__DIRECTIONS__. Please restate exactly what appears in the records below from the first line to the line where "How many packets" is, that line included.

__DATA SUPPLIED__.
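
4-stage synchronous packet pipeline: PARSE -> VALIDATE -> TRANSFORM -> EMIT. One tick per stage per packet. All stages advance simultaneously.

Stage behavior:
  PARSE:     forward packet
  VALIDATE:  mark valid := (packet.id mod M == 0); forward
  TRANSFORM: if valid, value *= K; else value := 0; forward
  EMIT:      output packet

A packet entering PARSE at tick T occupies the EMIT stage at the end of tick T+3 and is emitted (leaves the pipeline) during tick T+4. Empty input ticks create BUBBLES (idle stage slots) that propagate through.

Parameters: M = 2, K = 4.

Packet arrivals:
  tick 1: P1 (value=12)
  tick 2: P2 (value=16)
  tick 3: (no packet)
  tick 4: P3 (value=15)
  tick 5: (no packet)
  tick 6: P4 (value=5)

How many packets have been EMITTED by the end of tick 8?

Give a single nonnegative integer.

Answer: 3

Derivation:
Tick 1: [PARSE:P1(v=12,ok=F), VALIDATE:-, TRANSFORM:-, EMIT:-] out:-; in:P1
Tick 2: [PARSE:P2(v=16,ok=F), VALIDATE:P1(v=12,ok=F), TRANSFORM:-, EMIT:-] out:-; in:P2
Tick 3: [PARSE:-, VALIDATE:P2(v=16,ok=T), TRANSFORM:P1(v=0,ok=F), EMIT:-] out:-; in:-
Tick 4: [PARSE:P3(v=15,ok=F), VALIDATE:-, TRANSFORM:P2(v=64,ok=T), EMIT:P1(v=0,ok=F)] out:-; in:P3
Tick 5: [PARSE:-, VALIDATE:P3(v=15,ok=F), TRANSFORM:-, EMIT:P2(v=64,ok=T)] out:P1(v=0); in:-
Tick 6: [PARSE:P4(v=5,ok=F), VALIDATE:-, TRANSFORM:P3(v=0,ok=F), EMIT:-] out:P2(v=64); in:P4
Tick 7: [PARSE:-, VALIDATE:P4(v=5,ok=T), TRANSFORM:-, EMIT:P3(v=0,ok=F)] out:-; in:-
Tick 8: [PARSE:-, VALIDATE:-, TRANSFORM:P4(v=20,ok=T), EMIT:-] out:P3(v=0); in:-
Emitted by tick 8: ['P1', 'P2', 'P3']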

__WRITTEN RESPONSE__.
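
4-stage synchronous packet pipeline: PARSE -> VALIDATE -> TRANSFORM -> EMIT. One tick per stage per packet. All stages advance simultaneously.

Stage behavior:
  PARSE:     forward packet
  VALIDATE:  mark valid := (packet.id mod M == 0); forward
  TRANSFORM: if valid, value *= K; else value := 0; forward
  EMIT:      output packet

A packet entering PARSE at tick T occupies the EMIT stage at the end of tick T+3 and is emitted (leaves the pipeline) during tick T+4. Empty input ticks create BUBBLES (idle stage slots) that propagate through.

Parameters: M = 2, K = 4.

Packet arrivals:
  tick 1: P1 (value=12)
  tick 2: P2 (value=16)
  tick 3: (no packet)
  tick 4: P3 (value=15)
  tick 5: (no packet)
  tick 6: P4 (value=5)

How many packets have been EMITTED by the end of tick 8?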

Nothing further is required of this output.